YOUR OBJECTIVE: Would you repeat each of the lines below exactly?

LISTED ENTRIES:

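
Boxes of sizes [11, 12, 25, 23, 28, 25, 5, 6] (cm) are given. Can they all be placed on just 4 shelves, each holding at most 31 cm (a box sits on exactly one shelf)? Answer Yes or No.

No

Total = 135 cm; ⌈135/31⌉ = 5.
At least 5 shelves are required, but only 4 are allowed.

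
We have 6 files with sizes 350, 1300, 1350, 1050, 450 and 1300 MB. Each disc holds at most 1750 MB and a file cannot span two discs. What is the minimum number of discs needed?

4

Total = 1350 + 1300 + 1300 + 1050 + 450 + 350 = 5800 MB.
Lower bound: ⌈5800/1750⌉ = 4 discs.
A packing using 4 discs:
  disc 1: 1350 + 350 = 1700
  disc 2: 1300 + 450 = 1750
  disc 3: 1300 = 1300
  disc 4: 1050 = 1050
This matches the lower bound, so 4 is optimal.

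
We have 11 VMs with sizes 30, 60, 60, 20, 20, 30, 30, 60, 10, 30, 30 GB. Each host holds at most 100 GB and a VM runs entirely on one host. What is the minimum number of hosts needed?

4

Total = 60 + 60 + 60 + 30 + 30 + 30 + 30 + 30 + 20 + 20 + 10 = 380 GB.
Lower bound: ⌈380/100⌉ = 4 hosts.
A packing using 4 hosts:
  host 1: 60 + 30 + 10 = 100
  host 2: 60 + 30 = 90
  host 3: 60 + 30 = 90
  host 4: 30 + 30 + 20 + 20 = 100
This matches the lower bound, so 4 is optimal.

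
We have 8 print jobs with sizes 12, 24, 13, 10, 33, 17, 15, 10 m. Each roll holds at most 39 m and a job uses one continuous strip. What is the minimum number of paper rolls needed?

Total = 33 + 24 + 17 + 15 + 13 + 12 + 10 + 10 = 134 m.
Lower bound: ⌈134/39⌉ = 4 paper rolls.
A packing using 4 paper rolls:
  roll 1: 33 = 33
  roll 2: 24 + 15 = 39
  roll 3: 17 + 13 = 30
  roll 4: 12 + 10 + 10 = 32
This matches the lower bound, so 4 is optimal.

4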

PROBLEM SOLUTION:
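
Boxes of sizes [11, 12, 25, 23, 28, 25, 5, 6] (cm) are given. Can they all be placed on just 4 shelves, each holding at most 31 cm (a box sits on exactly one shelf)? Answer Yes or No.

No

Total = 135 cm; ⌈135/31⌉ = 5.
At least 5 shelves are required, but only 4 are allowed.

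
We have 6 files with sizes 350, 1300, 1350, 1050, 450 and 1300 MB. Each disc holds at most 1750 MB and a file cannot span two discs. What is the minimum number of discs needed?

4

Total = 1350 + 1300 + 1300 + 1050 + 450 + 350 = 5800 MB.
Lower bound: ⌈5800/1750⌉ = 4 discs.
A packing using 4 discs:
  disc 1: 1350 + 350 = 1700
  disc 2: 1300 + 450 = 1750
  disc 3: 1300 = 1300
  disc 4: 1050 = 1050
This matches the lower bound, so 4 is optimal.

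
We have 11 VMs with sizes 30, 60, 60, 20, 20, 30, 30, 60, 10, 30, 30 GB. Each host holds at most 100 GB and a VM runs entirely on one host. What is the minimum number of hosts needed?

4

Total = 60 + 60 + 60 + 30 + 30 + 30 + 30 + 30 + 20 + 20 + 10 = 380 GB.
Lower bound: ⌈380/100⌉ = 4 hosts.
A packing using 4 hosts:
  host 1: 60 + 30 + 10 = 100
  host 2: 60 + 30 = 90
  host 3: 60 + 30 = 90
  host 4: 30 + 30 + 20 + 20 = 100
This matches the lower bound, so 4 is optimal.

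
We have 8 print jobs with sizes 12, 24, 13, 10, 33, 17, 15, 10 m. Each roll holds at most 39 m and a job uses one continuous strip. What is the minimum number of paper rolls needed?

Total = 33 + 24 + 17 + 15 + 13 + 12 + 10 + 10 = 134 m.
Lower bound: ⌈134/39⌉ = 4 paper rolls.
A packing using 4 paper rolls:
  roll 1: 33 = 33
  roll 2: 24 + 15 = 39
  roll 3: 17 + 13 = 30
  roll 4: 12 + 10 + 10 = 32
This matches the lower bound, so 4 is optimal.

4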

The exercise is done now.